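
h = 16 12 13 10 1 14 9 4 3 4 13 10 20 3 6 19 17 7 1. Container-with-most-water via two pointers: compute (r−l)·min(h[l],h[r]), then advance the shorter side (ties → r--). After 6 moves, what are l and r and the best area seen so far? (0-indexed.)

l=0 r=18: min(16,1)*18=18 best=18 *, r--
l=0 r=17: min(16,7)*17=119 best=119 *, r--
l=0 r=16: min(16,17)*16=256 best=256 *, l++
l=1 r=16: min(12,17)*15=180 best=256, l++
l=2 r=16: min(13,17)*14=182 best=256, l++
l=3 r=16: min(10,17)*13=130 best=256, l++

l=4, r=16, best area=256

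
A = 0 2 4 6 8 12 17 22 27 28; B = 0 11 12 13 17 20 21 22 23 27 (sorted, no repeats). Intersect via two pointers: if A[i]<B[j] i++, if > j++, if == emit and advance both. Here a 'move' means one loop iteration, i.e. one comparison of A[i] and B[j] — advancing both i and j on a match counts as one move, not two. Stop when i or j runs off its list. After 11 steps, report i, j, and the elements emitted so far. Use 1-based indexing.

[i=1,j=1] 0==0 emit → i++,j++
[i=2,j=2] 2<11 → i++
[i=3,j=2] 4<11 → i++
[i=4,j=2] 6<11 → i++
[i=5,j=2] 8<11 → i++
[i=6,j=2] 12>11 → j++
[i=6,j=3] 12==12 emit → i++,j++
[i=7,j=4] 17>13 → j++
[i=7,j=5] 17==17 emit → i++,j++
[i=8,j=6] 22>20 → j++
[i=8,j=7] 22>21 → j++

i=8, j=8, emitted=[0, 12, 17]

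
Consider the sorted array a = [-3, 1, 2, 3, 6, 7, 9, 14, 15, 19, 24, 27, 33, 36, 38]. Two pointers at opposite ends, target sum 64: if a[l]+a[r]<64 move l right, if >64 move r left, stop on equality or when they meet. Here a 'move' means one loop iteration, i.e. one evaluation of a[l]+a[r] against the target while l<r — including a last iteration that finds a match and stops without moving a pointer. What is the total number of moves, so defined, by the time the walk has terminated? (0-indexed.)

[0,14] -3+38=35 <64 → l++
[1,14] 1+38=39 <64 → l++
[2,14] 2+38=40 <64 → l++
[3,14] 3+38=41 <64 → l++
[4,14] 6+38=44 <64 → l++
[5,14] 7+38=45 <64 → l++
[6,14] 9+38=47 <64 → l++
[7,14] 14+38=52 <64 → l++
[8,14] 15+38=53 <64 → l++
[9,14] 19+38=57 <64 → l++
[10,14] 24+38=62 <64 → l++
[11,14] 27+38=65 >64 → r--
[11,13] 27+36=63 <64 → l++
[12,13] 33+36=69 >64 → r--

14 moves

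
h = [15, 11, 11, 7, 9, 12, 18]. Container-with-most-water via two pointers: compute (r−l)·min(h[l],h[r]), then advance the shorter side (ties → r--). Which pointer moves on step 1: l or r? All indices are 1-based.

[1,7] min(15,18)*6=90 best=90 * → l++

l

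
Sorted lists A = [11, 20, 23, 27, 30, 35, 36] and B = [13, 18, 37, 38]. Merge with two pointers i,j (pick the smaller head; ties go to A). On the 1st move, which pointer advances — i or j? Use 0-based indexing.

i

i=0 j=0: A[i]=11<=B[j]=13 take 11, i++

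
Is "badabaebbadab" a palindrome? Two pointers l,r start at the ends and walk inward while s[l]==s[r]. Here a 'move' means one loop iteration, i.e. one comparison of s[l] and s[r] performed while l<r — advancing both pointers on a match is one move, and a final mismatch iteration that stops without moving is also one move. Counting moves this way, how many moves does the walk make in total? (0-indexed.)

[0,12] 'b'=='b' → l++,r--
[1,11] 'a'=='a' → l++,r--
[2,10] 'd'=='d' → l++,r--
[3,9] 'a'=='a' → l++,r--
[4,8] 'b'=='b' → l++,r--
[5,7] 'a'!='b' → stop

6 moves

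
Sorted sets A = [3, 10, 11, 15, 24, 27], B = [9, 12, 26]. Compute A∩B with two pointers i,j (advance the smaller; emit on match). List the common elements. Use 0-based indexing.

i=0 j=0: 3<9, i++
i=1 j=0: 10>9, j++
i=1 j=1: 10<12, i++
i=2 j=1: 11<12, i++
i=3 j=1: 15>12, j++
i=3 j=2: 15<26, i++
i=4 j=2: 24<26, i++
i=5 j=2: 27>26, j++

intersection = []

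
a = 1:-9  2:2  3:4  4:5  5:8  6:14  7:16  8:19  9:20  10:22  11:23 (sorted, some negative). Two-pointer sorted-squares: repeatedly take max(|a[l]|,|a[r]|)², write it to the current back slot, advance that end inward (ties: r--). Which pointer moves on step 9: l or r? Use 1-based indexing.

l=1 r=11: |-9|<=|23| out[11]=529, r--
l=1 r=10: |-9|<=|22| out[10]=484, r--
l=1 r=9: |-9|<=|20| out[9]=400, r--
l=1 r=8: |-9|<=|19| out[8]=361, r--
l=1 r=7: |-9|<=|16| out[7]=256, r--
l=1 r=6: |-9|<=|14| out[6]=196, r--
l=1 r=5: |-9|>|8| out[5]=81, l++
l=2 r=5: |2|<=|8| out[4]=64, r--
l=2 r=4: |2|<=|5| out[3]=25, r--

r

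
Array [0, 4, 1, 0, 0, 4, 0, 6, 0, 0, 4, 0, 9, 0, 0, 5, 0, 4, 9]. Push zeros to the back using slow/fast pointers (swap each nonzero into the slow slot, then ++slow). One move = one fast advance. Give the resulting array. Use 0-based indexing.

(s=0,f=0) a[fast]=0 → fast++
(s=0,f=1) a[fast]=4≠0 swap→a[0]=4 → slow++,fast++
(s=1,f=2) a[fast]=1≠0 swap→a[1]=1 → slow++,fast++
(s=2,f=3) a[fast]=0 → fast++
(s=2,f=4) a[fast]=0 → fast++
(s=2,f=5) a[fast]=4≠0 swap→a[2]=4 → slow++,fast++
(s=3,f=6) a[fast]=0 → fast++
(s=3,f=7) a[fast]=6≠0 swap→a[3]=6 → slow++,fast++
(s=4,f=8) a[fast]=0 → fast++
(s=4,f=9) a[fast]=0 → fast++
(s=4,f=10) a[fast]=4≠0 swap→a[4]=4 → slow++,fast++
(s=5,f=11) a[fast]=0 → fast++
(s=5,f=12) a[fast]=9≠0 swap→a[5]=9 → slow++,fast++
(s=6,f=13) a[fast]=0 → fast++
(s=6,f=14) a[fast]=0 → fast++
(s=6,f=15) a[fast]=5≠0 swap→a[6]=5 → slow++,fast++
(s=7,f=16) a[fast]=0 → fast++
(s=7,f=17) a[fast]=4≠0 swap→a[7]=4 → slow++,fast++
(s=8,f=18) a[fast]=9≠0 swap→a[8]=9 → slow++,fast++

[4, 1, 4, 6, 4, 9, 5, 4, 9, 0, 0, 0, 0, 0, 0, 0, 0, 0, 0]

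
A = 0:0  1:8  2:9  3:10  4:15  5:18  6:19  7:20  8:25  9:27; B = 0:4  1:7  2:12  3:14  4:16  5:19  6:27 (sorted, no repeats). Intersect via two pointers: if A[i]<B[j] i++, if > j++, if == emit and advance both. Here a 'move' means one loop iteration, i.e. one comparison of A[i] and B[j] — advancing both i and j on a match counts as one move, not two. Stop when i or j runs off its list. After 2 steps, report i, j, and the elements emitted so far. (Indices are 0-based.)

[i=0,j=0] 0<4 → i++
[i=1,j=0] 8>4 → j++

i=1, j=1, emitted=[]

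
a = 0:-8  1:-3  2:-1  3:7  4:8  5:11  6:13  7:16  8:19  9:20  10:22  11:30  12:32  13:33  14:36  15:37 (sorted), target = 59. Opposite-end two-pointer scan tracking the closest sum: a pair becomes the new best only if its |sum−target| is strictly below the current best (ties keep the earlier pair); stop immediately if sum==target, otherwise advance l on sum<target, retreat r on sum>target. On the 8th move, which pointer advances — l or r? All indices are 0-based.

l

l=0 r=15: -8+37=29 d=30 *, l++
l=1 r=15: -3+37=34 d=25 *, l++
l=2 r=15: -1+37=36 d=23 *, l++
l=3 r=15: 7+37=44 d=15 *, l++
l=4 r=15: 8+37=45 d=14 *, l++
l=5 r=15: 11+37=48 d=11 *, l++
l=6 r=15: 13+37=50 d=9 *, l++
l=7 r=15: 16+37=53 d=6 *, l++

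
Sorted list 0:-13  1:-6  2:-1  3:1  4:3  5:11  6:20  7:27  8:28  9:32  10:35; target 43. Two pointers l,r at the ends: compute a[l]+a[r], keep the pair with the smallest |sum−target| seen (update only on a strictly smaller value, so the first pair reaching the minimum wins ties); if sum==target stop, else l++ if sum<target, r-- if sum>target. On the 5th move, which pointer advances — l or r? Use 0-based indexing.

l

l=0 r=10: -13+35=22 d=21 *, l++
l=1 r=10: -6+35=29 d=14 *, l++
l=2 r=10: -1+35=34 d=9 *, l++
l=3 r=10: 1+35=36 d=7 *, l++
l=4 r=10: 3+35=38 d=5 *, l++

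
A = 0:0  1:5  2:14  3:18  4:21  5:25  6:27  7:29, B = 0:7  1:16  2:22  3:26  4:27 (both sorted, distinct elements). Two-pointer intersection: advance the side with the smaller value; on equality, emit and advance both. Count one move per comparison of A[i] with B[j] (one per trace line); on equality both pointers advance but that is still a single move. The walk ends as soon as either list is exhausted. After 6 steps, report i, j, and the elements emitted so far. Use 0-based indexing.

[i=0,j=0] 0<7 → i++
[i=1,j=0] 5<7 → i++
[i=2,j=0] 14>7 → j++
[i=2,j=1] 14<16 → i++
[i=3,j=1] 18>16 → j++
[i=3,j=2] 18<22 → i++

i=4, j=2, emitted=[]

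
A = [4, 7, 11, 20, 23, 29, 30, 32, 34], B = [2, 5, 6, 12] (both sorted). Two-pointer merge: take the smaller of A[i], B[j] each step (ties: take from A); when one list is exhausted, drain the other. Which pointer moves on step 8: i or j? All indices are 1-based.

i

i=1 j=1: A[i]=4>B[j]=2 take 2, j++
i=1 j=2: A[i]=4<=B[j]=5 take 4, i++
i=2 j=2: A[i]=7>B[j]=5 take 5, j++
i=2 j=3: A[i]=7>B[j]=6 take 6, j++
i=2 j=4: A[i]=7<=B[j]=12 take 7, i++
i=3 j=4: A[i]=11<=B[j]=12 take 11, i++
i=4 j=4: A[i]=20>B[j]=12 take 12, j++
i=4 j=5: B done, take A[i]=20, i++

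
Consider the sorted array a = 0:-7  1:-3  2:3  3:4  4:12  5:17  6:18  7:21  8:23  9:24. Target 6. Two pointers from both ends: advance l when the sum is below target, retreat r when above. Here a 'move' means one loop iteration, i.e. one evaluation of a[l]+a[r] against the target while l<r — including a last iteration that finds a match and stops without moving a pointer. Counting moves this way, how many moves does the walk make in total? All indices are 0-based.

[0,9] -7+24=17 >6 → r--
[0,8] -7+23=16 >6 → r--
[0,7] -7+21=14 >6 → r--
[0,6] -7+18=11 >6 → r--
[0,5] -7+17=10 >6 → r--
[0,4] -7+12=5 <6 → l++
[1,4] -3+12=9 >6 → r--
[1,3] -3+4=1 <6 → l++
[2,3] 3+4=7 >6 → r--

9 moves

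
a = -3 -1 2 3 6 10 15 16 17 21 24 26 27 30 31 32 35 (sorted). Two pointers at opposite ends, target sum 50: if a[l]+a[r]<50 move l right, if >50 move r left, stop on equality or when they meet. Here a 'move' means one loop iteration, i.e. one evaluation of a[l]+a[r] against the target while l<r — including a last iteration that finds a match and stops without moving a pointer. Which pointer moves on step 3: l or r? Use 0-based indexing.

l

[0,16] -3+35=32 <50 → l++
[1,16] -1+35=34 <50 → l++
[2,16] 2+35=37 <50 → l++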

* * *

Every line from the one containing "Consider the sorted array a = 0:-7" through the end of the material above should be retyped exactly; please include nothing else.

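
Consider the sorted array a = 0:-7  1:-3  2:3  3:4  4:12  5:17  6:18  7:21  8:23  9:24. Target 6. Two pointers from both ends: advance l when the sum is below target, retreat r when above. Here a 'move' means one loop iteration, i.e. one evaluation of a[l]+a[r] against the target while l<r — including a last iteration that finds a match and stops without moving a pointer. Counting moves this way, how many moves does the walk make in total? All indices are 0-based.

[0,9] -7+24=17 >6 → r--
[0,8] -7+23=16 >6 → r--
[0,7] -7+21=14 >6 → r--
[0,6] -7+18=11 >6 → r--
[0,5] -7+17=10 >6 → r--
[0,4] -7+12=5 <6 → l++
[1,4] -3+12=9 >6 → r--
[1,3] -3+4=1 <6 → l++
[2,3] 3+4=7 >6 → r--

9 moves

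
a = -3 -1 2 3 6 10 15 16 17 21 24 26 27 30 31 32 35 (sorted). Two pointers at opposite ends, target sum 50: if a[l]+a[r]<50 move l right, if >50 move r left, stop on equality or when they meet. Here a 'move' means one loop iteration, i.e. one evaluation of a[l]+a[r] against the target while l<r — including a last iteration that finds a match and stops without moving a pointer. Which pointer moves on step 3: l or r? Use 0-based indexing.

l

[0,16] -3+35=32 <50 → l++
[1,16] -1+35=34 <50 → l++
[2,16] 2+35=37 <50 → l++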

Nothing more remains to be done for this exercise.